#### [What is required]
For the listing below, print exactly the lines from the line with "3. turn_right(82.3°)" to the line with "Find the shortest Dubins path (minimum turning radius ρ = 6.47", both included, and nothing beyond them.

#### [Available data]
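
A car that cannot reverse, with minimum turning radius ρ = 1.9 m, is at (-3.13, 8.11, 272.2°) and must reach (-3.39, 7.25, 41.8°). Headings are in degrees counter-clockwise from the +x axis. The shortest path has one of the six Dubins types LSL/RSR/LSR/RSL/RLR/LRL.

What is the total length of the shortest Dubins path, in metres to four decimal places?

Let ψ = atan2(Δy, Δx) = atan2(-0.86, -0.26) = -106.8214° be the start→goal bearing.
Normalize: d = |goal − start| / ρ = 0.898443/1.9 = 0.472865, α = (θ_start − ψ) mod 360° = 19.0214° = 0.331986 rad, β = (θ_goal − ψ) mod 360° = 148.6214° = 2.593933 rad.
Common terms: sin α = 0.325921, cos α = 0.945397, sin β = 0.520691, cos β = -0.853745, cos(α−β) = -0.637424, d² = 0.223601. Work in radians in the unit-radius frame; every candidate has L = ρ·(t + p + q).
LSL: p² = 2 + d² − 2cos(α−β) + 2d(sin α − sin β) = 3.314250; p = √p² = 1.820508; φ = atan2(cos β − cos α, d + sin α − sin β) = -1.417439 rad; t = (φ − α) mod 2π = 4.533760 rad, q = (β − φ) mod 2π = 4.011372 rad → L = 1.9·(4.533760 + 1.820508 + 4.011372) = 1.9·10.365640 = 19.694716 m
RSR: p² = 2 + d² − 2cos(α−β) + 2d(sin β − sin α) = 3.682648; p = √p² = 1.919023; φ = atan2(cos α − cos β, d − sin α + sin β) = 1.215463 rad; t = (α − φ) mod 2π = 5.399709 rad, q = (φ − β) mod 2π = 4.904715 rad → L = 1.9·(5.399709 + 1.919023 + 4.904715) = 1.9·12.223447 = 23.224549 m
LSR: p² = d² − 2 + 2cos(α−β) + 2d(sin α + sin β) = -2.250581 < 0 → infeasible
RSL: p² = d² − 2 + 2cos(α−β) − 2d(sin α + sin β) = -3.851913 < 0 → infeasible
RLR: c = (6 − d² + 2cos(α−β) + 2d(sin α − sin β))/8 = 0.539669; p = 2π − arccos c = 5.282433 rad; φ = atan2(cos α − cos β, d − sin α + sin β) = 1.215463 rad; t = (α − φ + p/2) mod 2π = 1.757740 rad, q = (α − β − t + p) mod 2π = 1.262746 rad → L = 1.9·(1.757740 + 5.282433 + 1.262746) = 1.9·8.302919 = 15.775546 m
LRL: c = (6 − d² + 2cos(α−β) − 2d(sin α − sin β))/8 = 0.585719; p = 2π − arccos c = 5.338156 rad; φ = atan2(cos β − cos α, d + sin α − sin β) = -1.417439 rad; t = (φ − α + p/2) mod 2π = 0.919653 rad, q = (β − α − t + p) mod 2π = 0.397264 rad → L = 1.9·(0.919653 + 5.338156 + 0.397264) = 1.9·6.655072 = 12.644638 m
Shortest: LRL with L = 12.644638 m ≈ 12.6446 m

12.6446 m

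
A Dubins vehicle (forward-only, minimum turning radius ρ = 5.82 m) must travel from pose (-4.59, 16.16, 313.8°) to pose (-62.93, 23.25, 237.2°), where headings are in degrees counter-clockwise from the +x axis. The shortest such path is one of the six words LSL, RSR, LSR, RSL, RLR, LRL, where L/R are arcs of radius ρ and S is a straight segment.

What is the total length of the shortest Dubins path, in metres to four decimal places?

72.5195 m

Let ψ = atan2(Δy, Δx) = atan2(7.09, -58.34) = 173.0709° be the start→goal bearing.
Normalize: d = |goal − start| / ρ = 58.769241/5.82 = 10.097808, α = (θ_start − ψ) mod 360° = 140.7291° = 2.456186 rad, β = (θ_goal − ψ) mod 360° = 64.1291° = 1.119264 rad.
Common terms: sin α = 0.632988, cos α = -0.774162, sin β = 0.899780, cos β = 0.436345, cos(α−β) = 0.231748, d² = 101.965721. Work in radians in the unit-radius frame; every candidate has L = ρ·(t + p + q).
LSL: p² = 2 + d² − 2cos(α−β) + 2d(sin α − sin β) = 98.114195; p = √p² = 9.905261; φ = atan2(cos β − cos α, d + sin α − sin β) = 0.122515 rad; t = (φ − α) mod 2π = 3.949514 rad, q = (β − φ) mod 2π = 0.996750 rad → L = 5.82·(3.949514 + 9.905261 + 0.996750) = 5.82·14.851524 = 86.435870 m
RSR: p² = 2 + d² − 2cos(α−β) + 2d(sin β − sin α) = 108.890257; p = √p² = 10.435049; φ = atan2(cos α − cos β, d − sin α + sin β) = -0.116266 rad; t = (α − φ) mod 2π = 2.572452 rad, q = (φ − β) mod 2π = 5.047655 rad → L = 5.82·(2.572452 + 10.435049 + 5.047655) = 5.82·18.055157 = 105.081013 m
LSR: p² = d² − 2 + 2cos(α−β) + 2d(sin α + sin β) = 131.384394; p = √p² = 11.462303; φ = atan2(−cos α − cos β, d + sin α + sin β) − atan2(−2, p) = 0.201783 rad; t = (φ − α) mod 2π = 4.028782 rad, q = (φ − β) mod 2π = 5.365704 rad → L = 5.82·(4.028782 + 11.462303 + 5.365704) = 5.82·20.856790 = 121.386517 m
RSL: p² = d² − 2 + 2cos(α−β) − 2d(sin α + sin β) = 69.474041; p = √p² = 8.335109; φ = atan2(cos α + cos β, d − sin α − sin β) − atan2(2, p) = -0.274918 rad; t = (α − φ) mod 2π = 2.731104 rad, q = (β − φ) mod 2π = 1.394182 rad → L = 5.82·(2.731104 + 8.335109 + 1.394182) = 5.82·12.460395 = 72.519498 m
RLR: c = (6 − d² + 2cos(α−β) + 2d(sin α − sin β))/8 = -12.611282, |c| > 1 → infeasible
LRL: c = (6 − d² + 2cos(α−β) − 2d(sin α − sin β))/8 = -11.264274, |c| > 1 → infeasible
Shortest: RSL with L = 72.519498 m ≈ 72.5195 m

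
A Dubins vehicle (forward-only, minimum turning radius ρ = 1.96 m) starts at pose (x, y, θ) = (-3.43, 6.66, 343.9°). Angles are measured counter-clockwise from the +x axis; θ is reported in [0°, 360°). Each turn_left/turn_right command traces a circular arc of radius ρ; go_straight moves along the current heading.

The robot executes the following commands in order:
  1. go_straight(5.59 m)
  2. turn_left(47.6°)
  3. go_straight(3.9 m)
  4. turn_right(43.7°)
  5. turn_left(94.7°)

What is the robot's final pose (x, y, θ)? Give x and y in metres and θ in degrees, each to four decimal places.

(10.6294, 9.2640, 82.5000°)

set_pose: (x, y, θ) = (-3.4300, 6.6600, 343.9000°), ρ = 1.96
go_straight(5.59): x += 5.59·cos θ, y += 5.59·sin θ → (1.9408, 5.1098, 343.9000°)
turn_left(47.6°): centre at ρ to the left, rotate +47.6° → (3.5084, 5.3218, 391.5000° ≡ 31.5000°)
go_straight(3.9): x += 3.9·cos θ, y += 3.9·sin θ → (6.8337, 7.3595, 31.5000°)
turn_right(43.7°): centre at ρ to the right, rotate −43.7° → (8.2720, 7.6041, -12.2000° ≡ 347.8000°)
turn_left(94.7°): centre at ρ to the left, rotate +94.7° → (10.6294, 9.2640, 442.5000° ≡ 82.5000°)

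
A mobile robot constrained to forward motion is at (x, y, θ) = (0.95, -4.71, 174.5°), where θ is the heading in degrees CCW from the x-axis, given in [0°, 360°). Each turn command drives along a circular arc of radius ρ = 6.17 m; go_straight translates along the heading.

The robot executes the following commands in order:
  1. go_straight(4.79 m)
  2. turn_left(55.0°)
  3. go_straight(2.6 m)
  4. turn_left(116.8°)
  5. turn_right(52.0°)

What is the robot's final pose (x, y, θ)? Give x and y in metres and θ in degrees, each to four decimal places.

(-3.3971, -21.8194, 294.3000°)

set_pose: (x, y, θ) = (0.9500, -4.7100, 174.5000°), ρ = 6.17
go_straight(4.79): x += 4.79·cos θ, y += 4.79·sin θ → (-3.8179, -4.2509, 174.5000°)
turn_left(55.0°): centre at ρ to the left, rotate +55.0° → (-9.1010, -6.3854, 229.5000°)
go_straight(2.6): x += 2.6·cos θ, y += 2.6·sin θ → (-10.7896, -8.3625, 229.5000°)
turn_left(116.8°): centre at ρ to the left, rotate +116.8° → (-7.5592, -18.3640, 346.3000°)
turn_right(52.0°): centre at ρ to the right, rotate −52.0° → (-3.3971, -21.8194, 294.3000°)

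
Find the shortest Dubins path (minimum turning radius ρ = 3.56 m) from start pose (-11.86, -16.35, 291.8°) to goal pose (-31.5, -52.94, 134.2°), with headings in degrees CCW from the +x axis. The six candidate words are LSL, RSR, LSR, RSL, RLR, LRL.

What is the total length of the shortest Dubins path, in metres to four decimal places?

Let ψ = atan2(Δy, Δx) = atan2(-36.59, -19.64) = -118.2251° be the start→goal bearing.
Normalize: d = |goal − start| / ρ = 41.527794/3.56 = 11.665111, α = (θ_start − ψ) mod 360° = 50.0251° = 0.873102 rad, β = (θ_goal − ψ) mod 360° = 252.4251° = 4.405649 rad.
Common terms: sin α = 0.766326, cos α = 0.642452, sin β = -0.953323, cos β = -0.301953, cos(α−β) = -0.924546, d² = 136.074809. Work in radians in the unit-radius frame; every candidate has L = ρ·(t + p + q).
LSL: p² = 2 + d² − 2cos(α−β) + 2d(sin α − sin β) = 180.043680; p = √p² = 13.418036; φ = atan2(cos β − cos α, d + sin α − sin β) = -0.070442 rad; t = (φ − α) mod 2π = 5.339642 rad, q = (β − φ) mod 2π = 4.476090 rad → L = 3.56·(5.339642 + 13.418036 + 4.476090) = 3.56·23.233767 = 82.712212 m
RSR: p² = 2 + d² − 2cos(α−β) + 2d(sin β − sin α) = 99.804122; p = √p² = 9.990201; φ = atan2(cos α − cos β, d − sin α + sin β) = 0.094675 rad; t = (α − φ) mod 2π = 0.778428 rad, q = (φ − β) mod 2π = 1.972211 rad → L = 3.56·(0.778428 + 9.990201 + 1.972211) = 3.56·12.740840 = 45.357391 m
LSR: p² = d² − 2 + 2cos(α−β) + 2d(sin α + sin β) = 127.863029; p = √p² = 11.307654; φ = atan2(−cos α − cos β, d + sin α + sin β) − atan2(−2, p) = 0.145404 rad; t = (φ − α) mod 2π = 5.555488 rad, q = (φ − β) mod 2π = 2.022941 rad → L = 3.56·(5.555488 + 11.307654 + 2.022941) = 3.56·18.886082 = 67.234453 m
RSL: p² = d² − 2 + 2cos(α−β) − 2d(sin α + sin β) = 136.588405; p = √p² = 11.687104; φ = atan2(cos α + cos β, d − sin α − sin β) − atan2(2, p) = -0.140766 rad; t = (α − φ) mod 2π = 1.013868 rad, q = (β − φ) mod 2π = 4.546414 rad → L = 3.56·(1.013868 + 11.687104 + 4.546414) = 3.56·17.247387 = 61.400696 m
RLR: c = (6 − d² + 2cos(α−β) + 2d(sin α − sin β))/8 = -11.475515, |c| > 1 → infeasible
LRL: c = (6 − d² + 2cos(α−β) − 2d(sin α − sin β))/8 = -21.505460, |c| > 1 → infeasible
Shortest: RSR with L = 45.357391 m ≈ 45.3574 m

45.3574 m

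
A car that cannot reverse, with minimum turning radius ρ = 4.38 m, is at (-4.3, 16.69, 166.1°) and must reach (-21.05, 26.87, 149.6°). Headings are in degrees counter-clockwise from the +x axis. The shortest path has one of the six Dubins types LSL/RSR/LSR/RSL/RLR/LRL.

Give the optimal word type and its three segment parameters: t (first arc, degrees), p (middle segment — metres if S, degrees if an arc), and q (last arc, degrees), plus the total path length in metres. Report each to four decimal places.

RSL: t = 18.0223°, p = 18.1282 m, q = 1.5223°, L = 19.6223 m

Let ψ = atan2(Δy, Δx) = atan2(10.18, -16.75) = 148.7104° be the start→goal bearing.
Normalize: d = |goal − start| / ρ = 19.600890/4.38 = 4.475089, α = (θ_start − ψ) mod 360° = 17.3896° = 0.303506 rad, β = (θ_goal − ψ) mod 360° = 0.8896° = 0.015527 rad.
Common terms: sin α = 0.298868, cos α = 0.954295, sin β = 0.015526, cos β = 0.999879, cos(α−β) = 0.958820, d² = 20.026423. Work in radians in the unit-radius frame; every candidate has L = ρ·(t + p + q).
LSL: p² = 2 + d² − 2cos(α−β) + 2d(sin α − sin β) = 22.644742; p = √p² = 4.758649; φ = atan2(cos β − cos α, d + sin α − sin β) = 0.009580 rad; t = (φ − α) mod 2π = 5.989259 rad, q = (β − φ) mod 2π = 0.005947 rad → L = 4.38·(5.989259 + 4.758649 + 0.005947) = 4.38·10.753855 = 47.101886 m
RSR: p² = 2 + d² − 2cos(α−β) + 2d(sin β − sin α) = 17.572824; p = √p² = 4.191995; φ = atan2(cos α − cos β, d − sin α + sin β) = -0.010874 rad; t = (α − φ) mod 2π = 0.314380 rad, q = (φ − β) mod 2π = 6.256784 rad → L = 4.38·(0.314380 + 4.191995 + 6.256784) = 4.38·10.763160 = 47.142640 m
LSR: p² = d² − 2 + 2cos(α−β) + 2d(sin α + sin β) = 22.757942; p = √p² = 4.770529; φ = atan2(−cos α − cos β, d + sin α + sin β) − atan2(−2, p) = 0.009587 rad; t = (φ − α) mod 2π = 5.989266 rad, q = (φ − β) mod 2π = 6.277246 rad → L = 4.38·(5.989266 + 4.770529 + 6.277246) = 4.38·17.037040 = 74.622237 m
RSL: p² = d² − 2 + 2cos(α−β) − 2d(sin α + sin β) = 17.130182; p = √p² = 4.138862; φ = atan2(cos α + cos β, d − sin α − sin β) − atan2(2, p) = -0.011043 rad; t = (α − φ) mod 2π = 0.314549 rad, q = (β − φ) mod 2π = 0.026570 rad → L = 4.38·(0.314549 + 4.138862 + 0.026570) = 4.38·4.479981 = 19.622316 m
RLR: c = (6 − d² + 2cos(α−β) + 2d(sin α − sin β))/8 = -1.196603, |c| > 1 → infeasible
LRL: c = (6 − d² + 2cos(α−β) − 2d(sin α − sin β))/8 = -1.830593, |c| > 1 → infeasible
Shortest: RSL with L = 19.622316 m ≈ 19.6223 m
Convert RSL to answer units (arcs ×180/π): t = 0.314549·180/π = 18.0223°, p = ρ·p = 4.38·4.138862 = 18.1282 m, q = 0.026570·180/π = 1.5223°, L = 19.6223 m.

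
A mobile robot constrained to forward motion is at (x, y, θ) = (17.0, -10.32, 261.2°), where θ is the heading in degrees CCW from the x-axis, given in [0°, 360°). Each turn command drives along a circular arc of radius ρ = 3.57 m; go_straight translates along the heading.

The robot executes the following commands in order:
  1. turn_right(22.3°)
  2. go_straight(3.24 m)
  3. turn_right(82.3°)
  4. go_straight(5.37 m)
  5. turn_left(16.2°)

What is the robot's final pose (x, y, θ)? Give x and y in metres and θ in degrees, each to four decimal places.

set_pose: (x, y, θ) = (17.0000, -10.3200, 261.2000°), ρ = 3.57
turn_right(22.3°): centre at ρ to the right, rotate −22.3° → (16.5289, -11.6179, 238.9000°)
go_straight(3.24): x += 3.24·cos θ, y += 3.24·sin θ → (14.8553, -14.3922, 238.9000°)
turn_right(82.3°): centre at ρ to the right, rotate −82.3° → (10.3806, -15.8245, 156.6000°)
go_straight(5.37): x += 5.37·cos θ, y += 5.37·sin θ → (5.4523, -13.6918, 156.6000°)
turn_left(16.2°): centre at ρ to the left, rotate +16.2° → (4.4819, -13.4264, 172.8000°)

(4.4819, -13.4264, 172.8000°)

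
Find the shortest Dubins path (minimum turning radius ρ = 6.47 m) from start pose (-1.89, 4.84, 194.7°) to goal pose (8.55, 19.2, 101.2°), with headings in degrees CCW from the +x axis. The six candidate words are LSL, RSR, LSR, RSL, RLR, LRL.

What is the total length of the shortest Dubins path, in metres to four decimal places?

Let ψ = atan2(Δy, Δx) = atan2(14.36, 10.44) = 53.9821° be the start→goal bearing.
Normalize: d = |goal − start| / ρ = 17.753963/6.47 = 2.744044, α = (θ_start − ψ) mod 360° = 140.7179° = 2.455990 rad, β = (θ_goal − ψ) mod 360° = 47.2179° = 0.824108 rad.
Common terms: sin α = 0.633139, cos α = -0.774038, sin β = 0.733942, cos β = 0.679212, cos(α−β) = -0.061049, d² = 7.529776. Work in radians in the unit-radius frame; every candidate has L = ρ·(t + p + q).
LSL: p² = 2 + d² − 2cos(α−β) + 2d(sin α − sin β) = 9.098660; p = √p² = 3.016398; φ = atan2(cos β − cos α, d + sin α − sin β) = 0.502689 rad; t = (φ − α) mod 2π = 4.329883 rad, q = (β − φ) mod 2π = 0.321419 rad → L = 6.47·(4.329883 + 3.016398 + 0.321419) = 6.47·7.667701 = 49.610025 m
RSR: p² = 2 + d² − 2cos(α−β) + 2d(sin β − sin α) = 10.205086; p = √p² = 3.194540; φ = atan2(cos α − cos β, d − sin α + sin β) = -0.472279 rad; t = (α − φ) mod 2π = 2.928269 rad, q = (φ − β) mod 2π = 4.986799 rad → L = 6.47·(2.928269 + 3.194540 + 4.986799) = 6.47·11.109608 = 71.879165 m
LSR: p² = d² − 2 + 2cos(α−β) + 2d(sin α + sin β) = 12.910340; p = √p² = 3.593096; φ = atan2(−cos α − cos β, d + sin α + sin β) − atan2(−2, p) = 0.530975 rad; t = (φ − α) mod 2π = 4.358170 rad, q = (φ − β) mod 2π = 5.990053 rad → L = 6.47·(4.358170 + 3.593096 + 5.990053) = 6.47·13.941320 = 90.200338 m
RSL: p² = d² − 2 + 2cos(α−β) − 2d(sin α + sin β) = -2.094982 < 0 → infeasible
RLR: c = (6 − d² + 2cos(α−β) + 2d(sin α − sin β))/8 = -0.275636; p = 2π − arccos c = 4.433138 rad; φ = atan2(cos α − cos β, d − sin α + sin β) = -0.472279 rad; t = (α − φ + p/2) mod 2π = 5.144838 rad, q = (α − β − t + p) mod 2π = 0.920183 rad → L = 6.47·(5.144838 + 4.433138 + 0.920183) = 6.47·10.498159 = 67.923087 m
LRL: c = (6 − d² + 2cos(α−β) − 2d(sin α − sin β))/8 = -0.137332; p = 2π − arccos c = 4.574621 rad; φ = atan2(cos β − cos α, d + sin α − sin β) = 0.502689 rad; t = (φ − α + p/2) mod 2π = 0.334009 rad, q = (β − α − t + p) mod 2π = 2.608730 rad → L = 6.47·(0.334009 + 4.574621 + 2.608730) = 6.47·7.517359 = 48.637315 m
Shortest: LRL with L = 48.637315 m ≈ 48.6373 m

48.6373 m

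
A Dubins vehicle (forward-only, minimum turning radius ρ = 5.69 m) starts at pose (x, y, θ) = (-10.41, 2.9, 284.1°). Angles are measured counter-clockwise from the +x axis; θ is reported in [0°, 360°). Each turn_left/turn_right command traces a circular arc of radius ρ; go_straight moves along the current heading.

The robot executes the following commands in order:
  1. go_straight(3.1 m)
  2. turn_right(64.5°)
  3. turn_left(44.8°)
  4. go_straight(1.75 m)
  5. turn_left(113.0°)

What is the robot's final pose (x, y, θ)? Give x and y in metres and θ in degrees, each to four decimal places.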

#### [Written answer]
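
  3. turn_right(82.3°)
  4. go_straight(5.37 m)
  5. turn_left(16.2°)

What is the robot's final pose (x, y, θ)? Give x and y in metres and θ in degrees, each to four decimal places.

set_pose: (x, y, θ) = (17.0000, -10.3200, 261.2000°), ρ = 3.57
turn_right(22.3°): centre at ρ to the right, rotate −22.3° → (16.5289, -11.6179, 238.9000°)
go_straight(3.24): x += 3.24·cos θ, y += 3.24·sin θ → (14.8553, -14.3922, 238.9000°)
turn_right(82.3°): centre at ρ to the right, rotate −82.3° → (10.3806, -15.8245, 156.6000°)
go_straight(5.37): x += 5.37·cos θ, y += 5.37·sin θ → (5.4523, -13.6918, 156.6000°)
turn_left(16.2°): centre at ρ to the left, rotate +16.2° → (4.4819, -13.4264, 172.8000°)

(4.4819, -13.4264, 172.8000°)

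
Find the shortest Dubins path (minimum turning radius ρ = 6.47 m) from start pose (-1.89, 4.84, 194.7°) to goal pose (8.55, 19.2, 101.2°), with headings in degrees CCW from the +x axis. The six candidate words are LSL, RSR, LSR, RSL, RLR, LRL.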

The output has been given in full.